#### What needs to be done:
Every line from the one that contains "At a single site in an" to the end of the material below should be output exactly, with both ends included and nothing else.

*** Data to process

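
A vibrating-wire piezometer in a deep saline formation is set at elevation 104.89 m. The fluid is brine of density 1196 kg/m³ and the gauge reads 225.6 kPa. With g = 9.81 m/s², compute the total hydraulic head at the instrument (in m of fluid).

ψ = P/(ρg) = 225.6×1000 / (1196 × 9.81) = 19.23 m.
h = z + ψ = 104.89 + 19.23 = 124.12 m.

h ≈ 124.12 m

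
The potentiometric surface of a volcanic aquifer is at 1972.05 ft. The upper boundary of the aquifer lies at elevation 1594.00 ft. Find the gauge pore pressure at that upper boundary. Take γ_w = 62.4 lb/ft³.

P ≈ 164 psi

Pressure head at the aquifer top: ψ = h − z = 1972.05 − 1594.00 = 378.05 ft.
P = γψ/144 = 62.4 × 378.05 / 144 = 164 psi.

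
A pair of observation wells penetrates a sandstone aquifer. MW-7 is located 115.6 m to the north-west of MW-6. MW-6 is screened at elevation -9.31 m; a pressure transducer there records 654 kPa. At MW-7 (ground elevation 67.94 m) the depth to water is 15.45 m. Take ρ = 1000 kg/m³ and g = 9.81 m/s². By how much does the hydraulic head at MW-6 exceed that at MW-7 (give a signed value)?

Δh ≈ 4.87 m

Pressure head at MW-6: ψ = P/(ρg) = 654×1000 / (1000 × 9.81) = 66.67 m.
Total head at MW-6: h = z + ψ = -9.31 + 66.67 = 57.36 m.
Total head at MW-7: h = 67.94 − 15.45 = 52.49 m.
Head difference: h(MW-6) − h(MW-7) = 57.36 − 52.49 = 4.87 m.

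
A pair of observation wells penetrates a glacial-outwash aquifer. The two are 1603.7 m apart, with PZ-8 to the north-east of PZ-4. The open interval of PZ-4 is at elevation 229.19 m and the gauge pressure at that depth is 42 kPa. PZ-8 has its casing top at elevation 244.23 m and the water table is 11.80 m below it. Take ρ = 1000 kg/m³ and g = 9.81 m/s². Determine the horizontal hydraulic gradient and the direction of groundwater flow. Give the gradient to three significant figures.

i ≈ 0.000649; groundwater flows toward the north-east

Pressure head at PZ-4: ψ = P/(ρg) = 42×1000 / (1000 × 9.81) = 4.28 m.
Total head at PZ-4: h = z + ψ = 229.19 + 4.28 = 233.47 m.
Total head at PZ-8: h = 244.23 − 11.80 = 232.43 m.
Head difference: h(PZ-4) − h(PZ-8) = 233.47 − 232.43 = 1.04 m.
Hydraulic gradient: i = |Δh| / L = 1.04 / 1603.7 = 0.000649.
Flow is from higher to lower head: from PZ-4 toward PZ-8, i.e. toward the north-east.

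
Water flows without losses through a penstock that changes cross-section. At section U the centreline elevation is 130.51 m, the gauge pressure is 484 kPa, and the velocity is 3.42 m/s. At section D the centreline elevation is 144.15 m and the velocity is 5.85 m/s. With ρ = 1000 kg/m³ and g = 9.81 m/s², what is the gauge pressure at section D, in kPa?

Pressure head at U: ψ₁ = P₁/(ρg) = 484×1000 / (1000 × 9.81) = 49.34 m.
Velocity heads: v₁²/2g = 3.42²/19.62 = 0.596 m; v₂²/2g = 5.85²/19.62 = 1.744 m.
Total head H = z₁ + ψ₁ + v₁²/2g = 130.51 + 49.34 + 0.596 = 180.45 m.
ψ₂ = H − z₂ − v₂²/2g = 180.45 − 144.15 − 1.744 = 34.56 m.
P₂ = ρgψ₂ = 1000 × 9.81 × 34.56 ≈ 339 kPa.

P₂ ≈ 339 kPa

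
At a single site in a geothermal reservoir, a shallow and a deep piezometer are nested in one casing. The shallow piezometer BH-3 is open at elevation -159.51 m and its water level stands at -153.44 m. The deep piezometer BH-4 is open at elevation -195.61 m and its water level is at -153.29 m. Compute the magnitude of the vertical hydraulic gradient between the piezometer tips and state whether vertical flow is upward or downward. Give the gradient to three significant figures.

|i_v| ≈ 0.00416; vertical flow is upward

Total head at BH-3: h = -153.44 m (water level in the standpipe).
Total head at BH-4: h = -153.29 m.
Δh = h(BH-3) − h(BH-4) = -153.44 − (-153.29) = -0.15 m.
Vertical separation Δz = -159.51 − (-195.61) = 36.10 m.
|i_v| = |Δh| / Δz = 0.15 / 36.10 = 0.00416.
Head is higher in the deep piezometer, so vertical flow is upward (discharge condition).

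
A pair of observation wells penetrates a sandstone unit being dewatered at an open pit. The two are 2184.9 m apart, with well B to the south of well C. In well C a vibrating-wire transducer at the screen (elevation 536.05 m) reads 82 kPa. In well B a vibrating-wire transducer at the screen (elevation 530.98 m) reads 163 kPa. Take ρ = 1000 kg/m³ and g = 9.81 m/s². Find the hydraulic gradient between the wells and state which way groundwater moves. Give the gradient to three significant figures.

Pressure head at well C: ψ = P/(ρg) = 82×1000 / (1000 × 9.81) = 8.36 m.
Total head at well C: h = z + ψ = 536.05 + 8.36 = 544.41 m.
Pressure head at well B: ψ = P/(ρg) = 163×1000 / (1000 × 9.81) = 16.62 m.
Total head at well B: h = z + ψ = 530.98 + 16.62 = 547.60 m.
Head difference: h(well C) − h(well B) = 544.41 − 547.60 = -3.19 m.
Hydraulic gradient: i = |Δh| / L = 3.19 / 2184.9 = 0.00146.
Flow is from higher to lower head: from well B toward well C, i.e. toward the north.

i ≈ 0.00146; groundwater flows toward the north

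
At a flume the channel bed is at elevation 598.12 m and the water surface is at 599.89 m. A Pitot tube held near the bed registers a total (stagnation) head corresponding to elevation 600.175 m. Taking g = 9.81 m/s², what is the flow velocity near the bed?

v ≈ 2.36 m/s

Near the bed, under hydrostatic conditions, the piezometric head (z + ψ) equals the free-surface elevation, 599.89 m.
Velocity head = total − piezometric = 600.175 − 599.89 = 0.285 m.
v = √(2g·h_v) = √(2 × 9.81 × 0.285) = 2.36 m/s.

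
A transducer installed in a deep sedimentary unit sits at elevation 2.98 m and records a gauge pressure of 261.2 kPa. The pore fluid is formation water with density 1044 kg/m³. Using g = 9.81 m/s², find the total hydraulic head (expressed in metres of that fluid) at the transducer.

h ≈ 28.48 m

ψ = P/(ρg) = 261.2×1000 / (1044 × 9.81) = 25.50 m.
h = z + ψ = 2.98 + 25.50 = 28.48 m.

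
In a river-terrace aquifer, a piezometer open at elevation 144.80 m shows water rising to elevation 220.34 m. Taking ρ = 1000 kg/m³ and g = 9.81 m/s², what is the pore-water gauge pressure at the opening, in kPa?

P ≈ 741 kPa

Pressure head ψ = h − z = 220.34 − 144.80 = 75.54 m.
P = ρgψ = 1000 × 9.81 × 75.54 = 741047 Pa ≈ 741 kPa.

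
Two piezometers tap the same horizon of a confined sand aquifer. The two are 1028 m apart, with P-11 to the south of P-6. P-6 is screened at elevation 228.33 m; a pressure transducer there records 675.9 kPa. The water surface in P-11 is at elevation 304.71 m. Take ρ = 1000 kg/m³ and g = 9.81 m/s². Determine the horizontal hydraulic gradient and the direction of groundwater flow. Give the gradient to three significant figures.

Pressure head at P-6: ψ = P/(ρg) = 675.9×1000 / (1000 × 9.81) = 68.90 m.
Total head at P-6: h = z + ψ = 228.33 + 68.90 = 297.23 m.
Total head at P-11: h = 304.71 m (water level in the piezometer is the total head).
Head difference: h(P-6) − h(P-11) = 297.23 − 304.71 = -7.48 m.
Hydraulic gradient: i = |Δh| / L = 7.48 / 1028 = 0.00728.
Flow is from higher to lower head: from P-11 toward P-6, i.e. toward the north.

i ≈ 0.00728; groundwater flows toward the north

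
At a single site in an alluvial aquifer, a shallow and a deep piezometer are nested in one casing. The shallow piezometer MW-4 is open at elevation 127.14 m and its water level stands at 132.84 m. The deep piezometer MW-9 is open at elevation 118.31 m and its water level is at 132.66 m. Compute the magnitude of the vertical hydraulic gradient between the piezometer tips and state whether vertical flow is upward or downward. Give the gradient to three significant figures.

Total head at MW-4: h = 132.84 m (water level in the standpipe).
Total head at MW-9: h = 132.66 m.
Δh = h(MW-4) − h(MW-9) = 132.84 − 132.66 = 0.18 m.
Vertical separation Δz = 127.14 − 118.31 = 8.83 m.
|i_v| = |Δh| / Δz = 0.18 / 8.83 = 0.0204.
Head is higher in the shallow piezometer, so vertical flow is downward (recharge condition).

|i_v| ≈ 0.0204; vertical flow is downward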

******

#### Solution for this problem:
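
At a single site in an alluvial aquifer, a shallow and a deep piezometer are nested in one casing. The shallow piezometer MW-4 is open at elevation 127.14 m and its water level stands at 132.84 m. The deep piezometer MW-9 is open at elevation 118.31 m and its water level is at 132.66 m. Compute the magnitude of the vertical hydraulic gradient between the piezometer tips and state whether vertical flow is upward or downward. Give the gradient to three significant figures.

Total head at MW-4: h = 132.84 m (water level in the standpipe).
Total head at MW-9: h = 132.66 m.
Δh = h(MW-4) − h(MW-9) = 132.84 − 132.66 = 0.18 m.
Vertical separation Δz = 127.14 − 118.31 = 8.83 m.
|i_v| = |Δh| / Δz = 0.18 / 8.83 = 0.0204.
Head is higher in the shallow piezometer, so vertical flow is downward (recharge condition).

|i_v| ≈ 0.0204; vertical flow is downward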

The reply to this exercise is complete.